• _Task instructions_
Your answer is to be the count alone: the number of lines in the data below where "literals" appears.

(Stored items)
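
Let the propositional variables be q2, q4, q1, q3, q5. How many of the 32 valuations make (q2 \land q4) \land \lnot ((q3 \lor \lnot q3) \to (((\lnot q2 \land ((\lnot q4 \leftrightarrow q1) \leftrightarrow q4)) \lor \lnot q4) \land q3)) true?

Initial set: {((q2 \land q4) \land \lnot ((q3 \lor \lnot q3) \to (((\lnot q2 \land ((\lnot q4 \leftrightarrow q1) \leftrightarrow q4)) \lor \lnot q4) \land q3)))}.
((q2 \land q4) \land \lnot ((q3 \lor \lnot q3) \to (((\lnot q2 \land ((\lnot q4 \leftrightarrow q1) \leftrightarrow q4)) \lor \lnot q4) \land q3))): α-rule — add (q2 \land q4), \lnot ((q3 \lor \lnot q3) \to (((\lnot q2 \land ((\lnot q4 \leftrightarrow q1) \leftrightarrow q4)) \lor \lnot q4) \land q3)).
(q2 \land q4): α-rule — add q2, q4.
\lnot ((q3 \lor \lnot q3) \to (((\lnot q2 \land ((\lnot q4 \leftrightarrow q1) \leftrightarrow q4)) \lor \lnot q4) \land q3)): α-rule — add (q3 \lor \lnot q3), \lnot (((\lnot q2 \land ((\lnot q4 \leftrightarrow q1) \leftrightarrow q4)) \lor \lnot q4) \land q3).
(q3 \lor \lnot q3): β-rule — branch into q3  //  \lnot q3.
  branch 1 (add q3):
    \lnot (((\lnot q2 \land ((\lnot q4 \leftrightarrow q1) \leftrightarrow q4)) \lor \lnot q4) \land q3): β-rule — branch into \lnot ((\lnot q2 \land ((\lnot q4 \leftrightarrow q1) \leftrightarrow q4)) \lor \lnot q4)  //  \lnot q3.
      branch 1.1 (add \lnot ((\lnot q2 \land ((\lnot q4 \leftrightarrow q1) \leftrightarrow q4)) \lor \lnot q4)):
        \lnot ((\lnot q2 \land ((\lnot q4 \leftrightarrow q1) \leftrightarrow q4)) \lor \lnot q4): α-rule — add \lnot (\lnot q2 \land ((\lnot q4 \leftrightarrow q1) \leftrightarrow q4)), \lnot \lnot q4.
        \lnot (\lnot q2 \land ((\lnot q4 \leftrightarrow q1) \leftrightarrow q4)): β-rule — branch into \lnot \lnot q2  //  \lnot ((\lnot q4 \leftrightarrow q1) \leftrightarrow q4).
          branch 1.1.1 (add \lnot \lnot q2):
            ○ open, literals {q2=true, q3=true, q4=true}.
          branch 1.1.2 (add \lnot ((\lnot q4 \leftrightarrow q1) \leftrightarrow q4)):
            \lnot ((\lnot q4 \leftrightarrow q1) \leftrightarrow q4): β-rule — branch into (\lnot q4 \leftrightarrow q1), \lnot q4  //  \lnot (\lnot q4 \leftrightarrow q1), q4.
              branch 1.1.2.1 (add (\lnot q4 \leftrightarrow q1), \lnot q4):
                × closes — contains both q4 and \lnot q4.
              branch 1.1.2.2 (add \lnot (\lnot q4 \leftrightarrow q1), q4):
                \lnot (\lnot q4 \leftrightarrow q1): β-rule — branch into \lnot q4, \lnot q1  //  \lnot \lnot q4, q1.
                  branch 1.1.2.2.1 (add \lnot q4, \lnot q1):
                    × closes — contains both q4 and \lnot q4.
                  branch 1.1.2.2.2 (add \lnot \lnot q4, q1):
                    ○ open, literals {q1=true, q2=true, q3=true, q4=true}.
      branch 1.2 (add \lnot q3):
        × closes — contains both q3 and \lnot q3.
  branch 2 (add \lnot q3):
    \lnot (((\lnot q2 \land ((\lnot q4 \leftrightarrow q1) \leftrightarrow q4)) \lor \lnot q4) \land q3): β-rule — branch into \lnot ((\lnot q2 \land ((\lnot q4 \leftrightarrow q1) \leftrightarrow q4)) \lor \lnot q4)  //  \lnot q3.
      branch 2.1 (add \lnot ((\lnot q2 \land ((\lnot q4 \leftrightarrow q1) \leftrightarrow q4)) \lor \lnot q4)):
        \lnot ((\lnot q2 \land ((\lnot q4 \leftrightarrow q1) \leftrightarrow q4)) \lor \lnot q4): α-rule — add \lnot (\lnot q2 \land ((\lnot q4 \leftrightarrow q1) \leftrightarrow q4)), \lnot \lnot q4.
        \lnot (\lnot q2 \land ((\lnot q4 \leftrightarrow q1) \leftrightarrow q4)): β-rule — branch into \lnot \lnot q2  //  \lnot ((\lnot q4 \leftrightarrow q1) \leftrightarrow q4).
          branch 2.1.1 (add \lnot \lnot q2):
            ○ open, literals {q2=true, q3=false, q4=true}.
          branch 2.1.2 (add \lnot ((\lnot q4 \leftrightarrow q1) \leftrightarrow q4)):
            \lnot ((\lnot q4 \leftrightarrow q1) \leftrightarrow q4): β-rule — branch into (\lnot q4 \leftrightarrow q1), \lnot q4  //  \lnot (\lnot q4 \leftrightarrow q1), q4.
              branch 2.1.2.1 (add (\lnot q4 \leftrightarrow q1), \lnot q4):
                × closes — contains both q4 and \lnot q4.
              branch 2.1.2.2 (add \lnot (\lnot q4 \leftrightarrow q1), q4):
                \lnot (\lnot q4 \leftrightarrow q1): β-rule — branch into \lnot q4, \lnot q1  //  \lnot \lnot q4, q1.
                  branch 2.1.2.2.1 (add \lnot q4, \lnot q1):
                    × closes — contains both q4 and \lnot q4.
                  branch 2.1.2.2.2 (add \lnot \lnot q4, q1):
                    ○ open, literals {q1=true, q2=true, q3=false, q4=true}.
      branch 2.2 (add \lnot q3):
        ○ open, literals {q2=true, q3=false, q4=true}.
5 branches closed, 5 open.
Each open branch fixes some atoms; the unmentioned ones are free. Counting distinct full assignments: branch {q2=true, q3=true, q4=true} (q1, q5) contributes 4 new; branch {q1=true, q2=true, q3=true, q4=true} (q5) contributes 0 new; branch {q2=true, q3=false, q4=true} (q1, q5) contributes 4 new; branch {q1=true, q2=true, q3=false, q4=true} (q5) contributes 0 new; branch {q2=true, q3=false, q4=true} (q1, q5) contributes 0 new. Total: 8.

8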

• _Output for this exercise_
5